Stored data
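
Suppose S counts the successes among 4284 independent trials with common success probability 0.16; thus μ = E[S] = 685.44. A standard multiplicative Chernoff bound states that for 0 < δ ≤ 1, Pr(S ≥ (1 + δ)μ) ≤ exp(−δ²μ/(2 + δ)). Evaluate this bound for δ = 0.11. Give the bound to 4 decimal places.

Exponent = δ²μ/(2 + δ) = 0.11²·685.44/2.11 = 3.9307.
Bound = exp(−3.9307) = 0.01963.

0.0196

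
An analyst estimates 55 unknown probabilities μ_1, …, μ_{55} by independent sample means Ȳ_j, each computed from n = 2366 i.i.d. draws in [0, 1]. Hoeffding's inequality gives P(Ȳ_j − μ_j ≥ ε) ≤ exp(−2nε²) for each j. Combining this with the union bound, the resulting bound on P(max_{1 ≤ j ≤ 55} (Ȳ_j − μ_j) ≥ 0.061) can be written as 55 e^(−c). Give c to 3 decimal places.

Union bound over the 55 events: P(max_{1 ≤ j ≤ 55} (Ȳ_j − μ_j) ≥ 0.061) ≤ 55·exp(−2nε²) = 55 exp(−2·2366·0.061²).
So c = 2·2366·0.061² = 17.6078.

17.608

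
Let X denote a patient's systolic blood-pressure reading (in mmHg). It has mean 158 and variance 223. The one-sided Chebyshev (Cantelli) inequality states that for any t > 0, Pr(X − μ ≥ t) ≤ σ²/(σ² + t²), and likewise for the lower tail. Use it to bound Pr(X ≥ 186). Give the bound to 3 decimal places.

0.221

Here σ² = 223 and t = 28, so σ² + t² = 1007.
Cantelli's bound: 223/1007 = 0.2214.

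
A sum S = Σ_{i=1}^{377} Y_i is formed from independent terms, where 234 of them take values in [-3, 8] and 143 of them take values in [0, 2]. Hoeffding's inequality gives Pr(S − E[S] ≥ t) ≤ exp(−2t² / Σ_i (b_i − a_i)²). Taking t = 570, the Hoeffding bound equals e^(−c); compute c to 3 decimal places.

22.495

Σ(b_i − a_i)² = 234·11² + 143·2² = 28886.
c = 2t² / 28886 = 2·570² / 28886 = 22.4953.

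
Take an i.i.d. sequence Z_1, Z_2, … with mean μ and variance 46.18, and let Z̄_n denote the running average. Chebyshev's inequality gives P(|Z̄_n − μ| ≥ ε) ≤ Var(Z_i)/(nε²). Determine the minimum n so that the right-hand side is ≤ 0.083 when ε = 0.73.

1045

Require 46.18/(n·0.73²) ≤ 0.083, i.e. n ≥ 46.18/(0.083·0.73²) = 1044.071.
The smallest integer n is 1045.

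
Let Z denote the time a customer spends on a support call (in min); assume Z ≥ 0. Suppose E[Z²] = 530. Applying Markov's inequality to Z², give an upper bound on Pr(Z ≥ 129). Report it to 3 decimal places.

Since Z ≥ 0, the event {Z ≥ 129} is the same as {Z² ≥ 16641}.
Markov's inequality applied to Z² gives Pr(Z² ≥ 16641) ≤ E[Z²]/16641 = 530/16641 = 0.0318.

0.032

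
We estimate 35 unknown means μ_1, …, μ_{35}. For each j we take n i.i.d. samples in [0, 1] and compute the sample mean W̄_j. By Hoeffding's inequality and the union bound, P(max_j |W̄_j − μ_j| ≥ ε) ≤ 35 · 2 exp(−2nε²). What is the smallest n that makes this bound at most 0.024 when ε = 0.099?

Need 2·35·exp(−2nε²) ≤ 0.024, i.e. exp(−2nε²) ≤ 0.024/70.
So 2nε² ≥ ln(70/0.024) = 7.978197.
Hence n ≥ 7.978197/(2·0.099²) = 407.009.
The smallest integer n is 408.

408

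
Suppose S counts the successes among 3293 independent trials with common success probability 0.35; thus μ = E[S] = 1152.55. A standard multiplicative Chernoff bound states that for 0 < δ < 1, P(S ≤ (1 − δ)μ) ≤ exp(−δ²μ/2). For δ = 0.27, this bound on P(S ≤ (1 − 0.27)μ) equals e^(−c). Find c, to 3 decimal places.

c = δ²μ/2 = 0.27²·1152.55/2 = 42.0104.

42.010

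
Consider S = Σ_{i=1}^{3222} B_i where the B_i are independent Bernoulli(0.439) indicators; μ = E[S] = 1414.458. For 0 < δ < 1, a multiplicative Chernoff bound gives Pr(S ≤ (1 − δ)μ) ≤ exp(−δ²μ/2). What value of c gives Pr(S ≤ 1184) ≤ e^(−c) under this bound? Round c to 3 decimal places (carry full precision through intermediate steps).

18.774

Write 1184 = (1 − δ)μ, so δ = 1 − 1184/1414.458 = 0.1629303…
Then the exponent is δ²μ/2 = (μ − 1184)²/(2μ) = 18.774290.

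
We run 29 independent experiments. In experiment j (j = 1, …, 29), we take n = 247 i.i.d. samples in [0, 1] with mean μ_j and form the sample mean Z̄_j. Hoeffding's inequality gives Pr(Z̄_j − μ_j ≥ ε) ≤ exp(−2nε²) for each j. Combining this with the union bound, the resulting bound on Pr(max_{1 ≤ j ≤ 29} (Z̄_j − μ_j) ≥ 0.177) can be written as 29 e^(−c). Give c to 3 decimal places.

15.477

Union bound over the 29 events: Pr(max_{1 ≤ j ≤ 29} (Z̄_j − μ_j) ≥ 0.177) ≤ 29·exp(−2nε²) = 29 exp(−2·247·0.177²).
So c = 2·247·0.177² = 15.4765.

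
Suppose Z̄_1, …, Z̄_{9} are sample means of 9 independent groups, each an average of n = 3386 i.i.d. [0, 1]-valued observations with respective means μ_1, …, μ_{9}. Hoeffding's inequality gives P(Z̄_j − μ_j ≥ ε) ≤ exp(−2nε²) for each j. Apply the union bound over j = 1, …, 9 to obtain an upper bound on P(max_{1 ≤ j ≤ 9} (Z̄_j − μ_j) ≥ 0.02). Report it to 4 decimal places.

Per-experiment Hoeffding bound: exp(−2·3386·0.02²) = exp(−2.70880) = 0.066617.
Union bound over 9 events: 9·0.066617 = 0.59955.

0.5996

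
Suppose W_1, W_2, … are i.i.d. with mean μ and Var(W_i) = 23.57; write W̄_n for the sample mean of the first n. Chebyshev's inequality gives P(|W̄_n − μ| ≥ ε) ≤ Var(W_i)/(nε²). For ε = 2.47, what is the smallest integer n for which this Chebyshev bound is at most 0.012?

322

Require 23.57/(n·2.47²) ≤ 0.012, i.e. n ≥ 23.57/(0.012·2.47²) = 321.947.
The smallest integer n is 322.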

EXERCISE:
Transcribe all of the entries without altering anything.

RESPONSE TO THIS TASK:
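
Suppose S counts the successes among 4284 independent trials with common success probability 0.16; thus μ = E[S] = 685.44. A standard multiplicative Chernoff bound states that for 0 < δ ≤ 1, Pr(S ≥ (1 + δ)μ) ≤ exp(−δ²μ/(2 + δ)). Evaluate this bound for δ = 0.11. Give the bound to 4 decimal places.

Exponent = δ²μ/(2 + δ) = 0.11²·685.44/2.11 = 3.9307.
Bound = exp(−3.9307) = 0.01963.

0.0196

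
An analyst estimates 55 unknown probabilities μ_1, …, μ_{55} by independent sample means Ȳ_j, each computed from n = 2366 i.i.d. draws in [0, 1]. Hoeffding's inequality gives P(Ȳ_j − μ_j ≥ ε) ≤ exp(−2nε²) for each j. Combining this with the union bound, the resulting bound on P(max_{1 ≤ j ≤ 55} (Ȳ_j − μ_j) ≥ 0.061) can be written as 55 e^(−c). Give c to 3 decimal places.

Union bound over the 55 events: P(max_{1 ≤ j ≤ 55} (Ȳ_j − μ_j) ≥ 0.061) ≤ 55·exp(−2nε²) = 55 exp(−2·2366·0.061²).
So c = 2·2366·0.061² = 17.6078.

17.608

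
Let X denote a patient's systolic blood-pressure reading (in mmHg). It has mean 158 and variance 223. The one-sided Chebyshev (Cantelli) inequality states that for any t > 0, Pr(X − μ ≥ t) ≤ σ²/(σ² + t²), and likewise for the lower tail. Use it to bound Pr(X ≥ 186). Give the bound to 3 decimal places.

0.221

Here σ² = 223 and t = 28, so σ² + t² = 1007.
Cantelli's bound: 223/1007 = 0.2214.

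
A sum S = Σ_{i=1}^{377} Y_i is formed from independent terms, where 234 of them take values in [-3, 8] and 143 of them take values in [0, 2]. Hoeffding's inequality gives Pr(S − E[S] ≥ t) ≤ exp(−2t² / Σ_i (b_i − a_i)²). Taking t = 570, the Hoeffding bound equals e^(−c); compute c to 3 decimal places.

22.495

Σ(b_i − a_i)² = 234·11² + 143·2² = 28886.
c = 2t² / 28886 = 2·570² / 28886 = 22.4953.

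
Take an i.i.d. sequence Z_1, Z_2, … with mean μ and variance 46.18, and let Z̄_n denote the running average. Chebyshev's inequality gives P(|Z̄_n − μ| ≥ ε) ≤ Var(Z_i)/(nε²). Determine the minimum n so that the right-hand side is ≤ 0.083 when ε = 0.73.

1045

Require 46.18/(n·0.73²) ≤ 0.083, i.e. n ≥ 46.18/(0.083·0.73²) = 1044.071.
The smallest integer n is 1045.

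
Let Z denote the time a customer spends on a support call (in min); assume Z ≥ 0. Suppose E[Z²] = 530. Applying Markov's inequality to Z², give an upper bound on Pr(Z ≥ 129). Report it to 3 decimal places.

Since Z ≥ 0, the event {Z ≥ 129} is the same as {Z² ≥ 16641}.
Markov's inequality applied to Z² gives Pr(Z² ≥ 16641) ≤ E[Z²]/16641 = 530/16641 = 0.0318.

0.032

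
We estimate 35 unknown means μ_1, …, μ_{35}. For each j we take n i.i.d. samples in [0, 1] and compute the sample mean W̄_j. By Hoeffding's inequality and the union bound, P(max_j |W̄_j − μ_j| ≥ ε) ≤ 35 · 2 exp(−2nε²). What is the smallest n that makes this bound at most 0.024 when ε = 0.099?

Need 2·35·exp(−2nε²) ≤ 0.024, i.e. exp(−2nε²) ≤ 0.024/70.
So 2nε² ≥ ln(70/0.024) = 7.978197.
Hence n ≥ 7.978197/(2·0.099²) = 407.009.
The smallest integer n is 408.

408

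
Suppose S counts the successes among 3293 independent trials with common success probability 0.35; thus μ = E[S] = 1152.55. A standard multiplicative Chernoff bound states that for 0 < δ < 1, P(S ≤ (1 − δ)μ) ≤ exp(−δ²μ/2). For δ = 0.27, this bound on P(S ≤ (1 − 0.27)μ) equals e^(−c). Find c, to 3 decimal places.

c = δ²μ/2 = 0.27²·1152.55/2 = 42.0104.

42.010

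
Consider S = Σ_{i=1}^{3222} B_i where the B_i are independent Bernoulli(0.439) indicators; μ = E[S] = 1414.458. For 0 < δ < 1, a multiplicative Chernoff bound gives Pr(S ≤ (1 − δ)μ) ≤ exp(−δ²μ/2). What value of c gives Pr(S ≤ 1184) ≤ e^(−c) under this bound? Round c to 3 decimal places (carry full precision through intermediate steps).

18.774

Write 1184 = (1 − δ)μ, so δ = 1 − 1184/1414.458 = 0.1629303…
Then the exponent is δ²μ/2 = (μ − 1184)²/(2μ) = 18.774290.

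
We run 29 independent experiments. In experiment j (j = 1, …, 29), we take n = 247 i.i.d. samples in [0, 1] with mean μ_j and form the sample mean Z̄_j. Hoeffding's inequality gives Pr(Z̄_j − μ_j ≥ ε) ≤ exp(−2nε²) for each j. Combining this with the union bound, the resulting bound on Pr(max_{1 ≤ j ≤ 29} (Z̄_j − μ_j) ≥ 0.177) can be written as 29 e^(−c). Give c to 3 decimal places.

15.477

Union bound over the 29 events: Pr(max_{1 ≤ j ≤ 29} (Z̄_j − μ_j) ≥ 0.177) ≤ 29·exp(−2nε²) = 29 exp(−2·247·0.177²).
So c = 2·247·0.177² = 15.4765.

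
Suppose Z̄_1, …, Z̄_{9} are sample means of 9 independent groups, each an average of n = 3386 i.i.d. [0, 1]-valued observations with respective means μ_1, …, μ_{9}. Hoeffding's inequality gives P(Z̄_j − μ_j ≥ ε) ≤ exp(−2nε²) for each j. Apply the union bound over j = 1, …, 9 to obtain an upper bound on P(max_{1 ≤ j ≤ 9} (Z̄_j − μ_j) ≥ 0.02). Report it to 4 decimal places.

Per-experiment Hoeffding bound: exp(−2·3386·0.02²) = exp(−2.70880) = 0.066617.
Union bound over 9 events: 9·0.066617 = 0.59955.

0.5996

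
Suppose W_1, W_2, … are i.i.d. with mean μ and Var(W_i) = 23.57; write W̄_n for the sample mean of the first n. Chebyshev's inequality gives P(|W̄_n − μ| ≥ ε) ≤ Var(W_i)/(nε²). For ε = 2.47, what is the smallest integer n for which this Chebyshev bound is at most 0.012?

322

Require 23.57/(n·2.47²) ≤ 0.012, i.e. n ≥ 23.57/(0.012·2.47²) = 321.947.
The smallest integer n is 322.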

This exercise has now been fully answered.